Return each entry exactly, omitting nothing.

* [Supplied material]
━━━━━━

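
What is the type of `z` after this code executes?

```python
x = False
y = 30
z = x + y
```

bool + int = int (bool is subclass of int)

int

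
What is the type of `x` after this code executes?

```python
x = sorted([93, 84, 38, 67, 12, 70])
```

sorted() always returns list

list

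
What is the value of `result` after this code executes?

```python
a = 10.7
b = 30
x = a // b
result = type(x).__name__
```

a is float; b is int; x is float; result = 'float'

'float'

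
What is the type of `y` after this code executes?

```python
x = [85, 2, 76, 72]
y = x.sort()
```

list.sort() returns None (mutates in place)

NoneType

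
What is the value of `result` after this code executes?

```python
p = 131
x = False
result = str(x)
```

p = 131; x = False; result = 'False'

'False'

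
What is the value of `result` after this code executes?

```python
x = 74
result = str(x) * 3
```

x = 74; result = '747474'

'747474'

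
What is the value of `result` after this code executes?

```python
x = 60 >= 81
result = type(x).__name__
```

x is bool; result = 'bool'

'bool'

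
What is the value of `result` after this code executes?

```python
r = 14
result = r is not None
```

r = 14; result = True

True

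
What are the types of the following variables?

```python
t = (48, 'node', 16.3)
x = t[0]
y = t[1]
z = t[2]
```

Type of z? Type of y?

tuple[2] is float; tuple[1] is str

float, str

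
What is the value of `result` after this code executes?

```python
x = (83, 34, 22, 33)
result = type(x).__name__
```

x is tuple; result = 'tuple'

'tuple'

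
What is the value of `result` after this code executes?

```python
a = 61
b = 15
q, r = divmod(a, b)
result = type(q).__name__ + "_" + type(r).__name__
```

a is int; b is int; q is int; r is int; result = 'int_int'

'int_int'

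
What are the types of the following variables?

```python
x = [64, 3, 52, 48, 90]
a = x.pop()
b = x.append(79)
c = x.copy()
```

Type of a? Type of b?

pop() returns element; append() returns None

int, NoneType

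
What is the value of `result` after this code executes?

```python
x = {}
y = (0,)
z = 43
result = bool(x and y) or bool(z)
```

x = {}; y = (0,); z = 43; result = True

True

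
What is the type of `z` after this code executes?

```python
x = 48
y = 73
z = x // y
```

int // int = int

int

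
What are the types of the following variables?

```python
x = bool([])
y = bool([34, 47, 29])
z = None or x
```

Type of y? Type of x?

bool() returns bool; bool() returns bool

bool, bool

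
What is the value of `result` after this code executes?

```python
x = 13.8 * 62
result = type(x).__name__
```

x is float; result = 'float'

'float'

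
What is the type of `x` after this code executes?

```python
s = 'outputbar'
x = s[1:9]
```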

━━━━━━

* [Answer for this exercise]
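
What is the type of `z` after this code executes?

```python
x = False
y = 30
z = x + y
```

bool + int = int (bool is subclass of int)

int

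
What is the type of `x` after this code executes?

```python
x = sorted([93, 84, 38, 67, 12, 70])
```

sorted() always returns list

list

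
What is the value of `result` after this code executes?

```python
a = 10.7
b = 30
x = a // b
result = type(x).__name__
```

a is float; b is int; x is float; result = 'float'

'float'

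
What is the type of `y` after this code executes?

```python
x = [85, 2, 76, 72]
y = x.sort()
```

list.sort() returns None (mutates in place)

NoneType

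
What is the value of `result` after this code executes?

```python
p = 131
x = False
result = str(x)
```

p = 131; x = False; result = 'False'

'False'

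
What is the value of `result` after this code executes?

```python
x = 74
result = str(x) * 3
```

x = 74; result = '747474'

'747474'

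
What is the value of `result` after this code executes?

```python
x = 60 >= 81
result = type(x).__name__
```

x is bool; result = 'bool'

'bool'

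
What is the value of `result` after this code executes?

```python
r = 14
result = r is not None
```

r = 14; result = True

True

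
What are the types of the following variables?

```python
t = (48, 'node', 16.3)
x = t[0]
y = t[1]
z = t[2]
```

Type of z? Type of y?

tuple[2] is float; tuple[1] is str

float, str

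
What is the value of `result` after this code executes?

```python
x = (83, 34, 22, 33)
result = type(x).__name__
```

x is tuple; result = 'tuple'

'tuple'

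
What is the value of `result` after this code executes?

```python
a = 61
b = 15
q, r = divmod(a, b)
result = type(q).__name__ + "_" + type(r).__name__
```

a is int; b is int; q is int; r is int; result = 'int_int'

'int_int'

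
What are the types of the following variables?

```python
x = [64, 3, 52, 48, 90]
a = x.pop()
b = x.append(79)
c = x.copy()
```

Type of a? Type of b?

pop() returns element; append() returns None

int, NoneType

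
What is the value of `result` after this code executes?

```python
x = {}
y = (0,)
z = 43
result = bool(x and y) or bool(z)
```

x = {}; y = (0,); z = 43; result = True

True

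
What is the type of `z` after this code executes?

```python
x = 48
y = 73
z = x // y
```

int // int = int

int

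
What are the types of the following variables?

```python
x = bool([])
y = bool([34, 47, 29])
z = None or x
```

Type of y? Type of x?

bool() returns bool; bool() returns bool

bool, bool

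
What is the value of `result` after this code executes?

```python
x = 13.8 * 62
result = type(x).__name__
```

x is float; result = 'float'

'float'

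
What is the type of `x` after this code executes?

```python
s = 'outputbar'
x = s[1:9]
```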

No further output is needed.